Everything from the line with "Work in the" to the last line of the material below is what to reproduce, exactly and with no other lines.

* _Listed entries_:
--- START ---

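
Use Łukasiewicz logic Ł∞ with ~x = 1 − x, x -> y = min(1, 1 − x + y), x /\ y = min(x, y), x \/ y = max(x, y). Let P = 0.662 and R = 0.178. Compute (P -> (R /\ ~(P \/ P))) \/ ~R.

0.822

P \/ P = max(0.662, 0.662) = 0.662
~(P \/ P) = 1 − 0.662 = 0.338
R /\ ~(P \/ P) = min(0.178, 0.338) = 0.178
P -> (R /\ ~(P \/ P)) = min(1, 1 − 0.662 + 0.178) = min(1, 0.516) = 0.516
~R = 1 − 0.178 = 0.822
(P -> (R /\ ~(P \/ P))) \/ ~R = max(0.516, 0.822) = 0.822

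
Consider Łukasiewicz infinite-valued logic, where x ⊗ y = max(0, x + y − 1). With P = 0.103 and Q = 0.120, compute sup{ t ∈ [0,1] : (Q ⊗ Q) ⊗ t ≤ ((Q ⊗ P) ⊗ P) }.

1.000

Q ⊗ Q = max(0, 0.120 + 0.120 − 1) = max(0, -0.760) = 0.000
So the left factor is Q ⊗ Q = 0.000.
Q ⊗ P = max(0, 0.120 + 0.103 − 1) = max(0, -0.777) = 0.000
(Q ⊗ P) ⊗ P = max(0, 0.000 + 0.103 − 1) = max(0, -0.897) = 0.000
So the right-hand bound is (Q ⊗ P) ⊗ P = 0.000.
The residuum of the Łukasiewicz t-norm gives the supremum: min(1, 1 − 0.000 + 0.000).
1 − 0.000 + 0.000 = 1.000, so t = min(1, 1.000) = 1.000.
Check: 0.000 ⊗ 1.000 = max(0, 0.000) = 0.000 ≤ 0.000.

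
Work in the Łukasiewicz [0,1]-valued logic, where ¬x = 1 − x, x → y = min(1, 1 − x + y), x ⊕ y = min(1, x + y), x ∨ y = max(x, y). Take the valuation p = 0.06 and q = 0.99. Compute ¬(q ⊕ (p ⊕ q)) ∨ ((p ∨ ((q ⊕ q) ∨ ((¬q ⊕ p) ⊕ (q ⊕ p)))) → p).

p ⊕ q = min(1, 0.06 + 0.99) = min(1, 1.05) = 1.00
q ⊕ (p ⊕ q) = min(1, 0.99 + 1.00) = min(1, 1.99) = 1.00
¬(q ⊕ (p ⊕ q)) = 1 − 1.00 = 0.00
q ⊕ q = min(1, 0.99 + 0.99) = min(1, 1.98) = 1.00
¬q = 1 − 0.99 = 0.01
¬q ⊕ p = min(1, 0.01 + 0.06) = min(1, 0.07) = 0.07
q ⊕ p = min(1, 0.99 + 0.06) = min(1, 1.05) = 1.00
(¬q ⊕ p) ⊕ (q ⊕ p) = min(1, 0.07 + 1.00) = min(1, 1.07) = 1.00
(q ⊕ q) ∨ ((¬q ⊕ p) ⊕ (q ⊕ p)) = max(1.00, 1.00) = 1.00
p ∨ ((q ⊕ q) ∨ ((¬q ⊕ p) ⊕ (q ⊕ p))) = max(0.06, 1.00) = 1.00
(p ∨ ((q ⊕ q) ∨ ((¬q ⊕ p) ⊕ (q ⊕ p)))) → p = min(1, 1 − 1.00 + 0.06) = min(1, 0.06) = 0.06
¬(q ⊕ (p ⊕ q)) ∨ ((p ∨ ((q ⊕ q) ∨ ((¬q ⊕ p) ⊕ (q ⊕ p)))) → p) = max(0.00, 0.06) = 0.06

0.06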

--- END ---

* _Task solution_:
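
Work in the Łukasiewicz [0,1]-valued logic, where ¬x = 1 − x, x → y = min(1, 1 − x + y), x ⊕ y = min(1, x + y), x ∨ y = max(x, y). Take the valuation p = 0.06 and q = 0.99. Compute ¬(q ⊕ (p ⊕ q)) ∨ ((p ∨ ((q ⊕ q) ∨ ((¬q ⊕ p) ⊕ (q ⊕ p)))) → p).

p ⊕ q = min(1, 0.06 + 0.99) = min(1, 1.05) = 1.00
q ⊕ (p ⊕ q) = min(1, 0.99 + 1.00) = min(1, 1.99) = 1.00
¬(q ⊕ (p ⊕ q)) = 1 − 1.00 = 0.00
q ⊕ q = min(1, 0.99 + 0.99) = min(1, 1.98) = 1.00
¬q = 1 − 0.99 = 0.01
¬q ⊕ p = min(1, 0.01 + 0.06) = min(1, 0.07) = 0.07
q ⊕ p = min(1, 0.99 + 0.06) = min(1, 1.05) = 1.00
(¬q ⊕ p) ⊕ (q ⊕ p) = min(1, 0.07 + 1.00) = min(1, 1.07) = 1.00
(q ⊕ q) ∨ ((¬q ⊕ p) ⊕ (q ⊕ p)) = max(1.00, 1.00) = 1.00
p ∨ ((q ⊕ q) ∨ ((¬q ⊕ p) ⊕ (q ⊕ p))) = max(0.06, 1.00) = 1.00
(p ∨ ((q ⊕ q) ∨ ((¬q ⊕ p) ⊕ (q ⊕ p)))) → p = min(1, 1 − 1.00 + 0.06) = min(1, 0.06) = 0.06
¬(q ⊕ (p ⊕ q)) ∨ ((p ∨ ((q ⊕ q) ∨ ((¬q ⊕ p) ⊕ (q ⊕ p)))) → p) = max(0.00, 0.06) = 0.06

0.06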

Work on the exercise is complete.